_Problem requirements_:
Among the lines of data below, reproduce only those from the one with "a C4 grass sample" through the one with "Report the carbon", exactly as they stand, both ends included.

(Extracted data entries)
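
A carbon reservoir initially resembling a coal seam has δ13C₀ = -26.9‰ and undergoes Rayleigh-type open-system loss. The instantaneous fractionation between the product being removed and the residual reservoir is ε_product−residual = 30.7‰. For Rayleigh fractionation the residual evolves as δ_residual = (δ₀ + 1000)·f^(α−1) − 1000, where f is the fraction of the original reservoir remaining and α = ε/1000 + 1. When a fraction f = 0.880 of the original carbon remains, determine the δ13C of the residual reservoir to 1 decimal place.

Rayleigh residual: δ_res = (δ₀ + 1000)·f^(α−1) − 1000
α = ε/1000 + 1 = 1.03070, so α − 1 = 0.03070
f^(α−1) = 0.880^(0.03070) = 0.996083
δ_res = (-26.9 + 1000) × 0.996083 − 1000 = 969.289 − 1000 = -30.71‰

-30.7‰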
* * *
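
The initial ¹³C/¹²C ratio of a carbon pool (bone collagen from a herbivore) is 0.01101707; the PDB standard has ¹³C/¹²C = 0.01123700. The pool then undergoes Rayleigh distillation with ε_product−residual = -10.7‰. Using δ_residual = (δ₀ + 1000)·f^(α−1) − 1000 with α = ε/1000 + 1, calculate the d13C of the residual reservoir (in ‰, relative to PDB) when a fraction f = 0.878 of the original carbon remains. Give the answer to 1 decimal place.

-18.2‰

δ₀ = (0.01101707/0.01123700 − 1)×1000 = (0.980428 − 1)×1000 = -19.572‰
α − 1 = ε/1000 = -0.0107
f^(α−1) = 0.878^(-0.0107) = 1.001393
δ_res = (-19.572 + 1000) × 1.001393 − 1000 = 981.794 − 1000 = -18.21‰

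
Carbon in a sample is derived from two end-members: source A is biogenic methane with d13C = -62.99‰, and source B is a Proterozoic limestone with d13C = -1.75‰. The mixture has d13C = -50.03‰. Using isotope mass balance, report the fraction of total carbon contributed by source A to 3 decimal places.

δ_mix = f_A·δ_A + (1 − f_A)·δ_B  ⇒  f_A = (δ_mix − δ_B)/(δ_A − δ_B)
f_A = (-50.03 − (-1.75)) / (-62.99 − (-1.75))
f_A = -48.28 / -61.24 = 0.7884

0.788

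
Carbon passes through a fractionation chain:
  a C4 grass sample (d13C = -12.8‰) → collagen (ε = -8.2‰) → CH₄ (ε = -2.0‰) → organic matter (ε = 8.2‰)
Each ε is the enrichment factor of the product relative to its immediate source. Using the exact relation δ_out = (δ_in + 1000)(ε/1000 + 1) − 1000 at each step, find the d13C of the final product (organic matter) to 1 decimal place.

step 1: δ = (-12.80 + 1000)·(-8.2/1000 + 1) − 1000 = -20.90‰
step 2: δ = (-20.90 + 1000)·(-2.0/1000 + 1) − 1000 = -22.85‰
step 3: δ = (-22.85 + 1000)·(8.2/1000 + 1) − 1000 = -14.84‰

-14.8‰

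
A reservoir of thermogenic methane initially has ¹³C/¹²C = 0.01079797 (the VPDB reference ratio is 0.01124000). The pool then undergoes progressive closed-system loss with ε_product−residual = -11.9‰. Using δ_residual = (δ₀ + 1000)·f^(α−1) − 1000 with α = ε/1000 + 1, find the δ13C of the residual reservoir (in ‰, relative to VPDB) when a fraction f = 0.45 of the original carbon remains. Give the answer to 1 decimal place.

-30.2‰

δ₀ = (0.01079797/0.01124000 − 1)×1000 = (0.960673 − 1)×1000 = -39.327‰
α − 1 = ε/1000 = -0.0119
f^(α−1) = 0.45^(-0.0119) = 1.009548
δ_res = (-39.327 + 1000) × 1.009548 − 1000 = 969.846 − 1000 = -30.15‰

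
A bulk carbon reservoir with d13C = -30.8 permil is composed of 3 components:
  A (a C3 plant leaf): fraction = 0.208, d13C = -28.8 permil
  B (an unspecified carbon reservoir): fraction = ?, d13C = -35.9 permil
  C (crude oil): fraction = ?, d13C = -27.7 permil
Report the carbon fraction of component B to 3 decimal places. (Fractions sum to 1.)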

_Answer box_:
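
  a C4 grass sample (d13C = -12.8‰) → collagen (ε = -8.2‰) → CH₄ (ε = -2.0‰) → organic matter (ε = 8.2‰)
Each ε is the enrichment factor of the product relative to its immediate source. Using the exact relation δ_out = (δ_in + 1000)(ε/1000 + 1) − 1000 at each step, find the d13C of the final product (organic matter) to 1 decimal place.

step 1: δ = (-12.80 + 1000)·(-8.2/1000 + 1) − 1000 = -20.90‰
step 2: δ = (-20.90 + 1000)·(-2.0/1000 + 1) − 1000 = -22.85‰
step 3: δ = (-22.85 + 1000)·(8.2/1000 + 1) − 1000 = -14.84‰

-14.8‰

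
A reservoir of thermogenic methane initially has ¹³C/¹²C = 0.01079797 (the VPDB reference ratio is 0.01124000). The pool then undergoes progressive closed-system loss with ε_product−residual = -11.9‰. Using δ_residual = (δ₀ + 1000)·f^(α−1) − 1000 with α = ε/1000 + 1, find the δ13C of the residual reservoir (in ‰, relative to VPDB) when a fraction f = 0.45 of the original carbon remains. Give the answer to 1 decimal place.

-30.2‰

δ₀ = (0.01079797/0.01124000 − 1)×1000 = (0.960673 − 1)×1000 = -39.327‰
α − 1 = ε/1000 = -0.0119
f^(α−1) = 0.45^(-0.0119) = 1.009548
δ_res = (-39.327 + 1000) × 1.009548 − 1000 = 969.846 − 1000 = -30.15‰

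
A bulk carbon reservoir with d13C = -30.8 permil is composed of 3 components:
  A (a C3 plant leaf): fraction = 0.208, d13C = -28.8 permil
  B (an unspecified carbon reservoir): fraction = ?, d13C = -35.9 permil
  C (crude oil): fraction = ?, d13C = -27.7 permil
Report the carbon fraction of component B to 3 decimal places. (Fractions sum to 1.)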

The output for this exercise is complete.